* [WHAT YOU NEED TO DO]: Return the data below in full, exactly as it stands.
── WORKING DATA
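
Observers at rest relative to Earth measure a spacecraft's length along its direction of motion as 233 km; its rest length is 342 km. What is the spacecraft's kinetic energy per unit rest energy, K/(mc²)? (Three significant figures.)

0.468

γ = L₀/L = 342/233 = 1.46781.
Since K = (γ−1)mc², K/(mc²) = 1.46781 − 1 = 0.468.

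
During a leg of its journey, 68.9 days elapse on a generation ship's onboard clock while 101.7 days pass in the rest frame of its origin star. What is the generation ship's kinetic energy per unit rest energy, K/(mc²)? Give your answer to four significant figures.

0.4761

The time-dilation ratio gives γ = 101.7/68.9 = 1.47605.
Since K = (γ−1)mc², K/(mc²) = 1.47605 − 1 = 0.4761.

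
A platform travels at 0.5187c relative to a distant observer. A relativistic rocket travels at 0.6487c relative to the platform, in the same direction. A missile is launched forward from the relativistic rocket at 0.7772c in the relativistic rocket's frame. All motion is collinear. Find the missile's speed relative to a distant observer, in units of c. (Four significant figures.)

Compose velocities in two stages. Stage 1 (into S'): u₁ = (0.7772+0.6487)/(1+0.7772×0.6487) = 0.94796.
Stage 2 (into S): u = (0.94796+0.5187)/(1+0.94796×0.5187) = 0.98321, so the speed is 0.9832c.

0.9832c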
────
* [SOLUTION TO THIS PROBLEM]:
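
Observers at rest relative to Earth measure a spacecraft's length along its direction of motion as 233 km; its rest length is 342 km. What is the spacecraft's kinetic energy per unit rest energy, K/(mc²)? (Three significant figures.)

0.468

γ = L₀/L = 342/233 = 1.46781.
Since K = (γ−1)mc², K/(mc²) = 1.46781 − 1 = 0.468.

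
During a leg of its journey, 68.9 days elapse on a generation ship's onboard clock while 101.7 days pass in the rest frame of its origin star. What is the generation ship's kinetic energy per unit rest energy, K/(mc²)? Give your answer to four significant figures.

0.4761

The time-dilation ratio gives γ = 101.7/68.9 = 1.47605.
Since K = (γ−1)mc², K/(mc²) = 1.47605 − 1 = 0.4761.

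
A platform travels at 0.5187c relative to a distant observer. A relativistic rocket travels at 0.6487c relative to the platform, in the same direction. A missile is launched forward from the relativistic rocket at 0.7772c in the relativistic rocket's frame. All motion is collinear. Find the missile's speed relative to a distant observer, in units of c. (Four significant figures.)

Compose velocities in two stages. Stage 1 (into S'): u₁ = (0.7772+0.6487)/(1+0.7772×0.6487) = 0.94796.
Stage 2 (into S): u = (0.94796+0.5187)/(1+0.94796×0.5187) = 0.98321, so the speed is 0.9832c.

0.9832c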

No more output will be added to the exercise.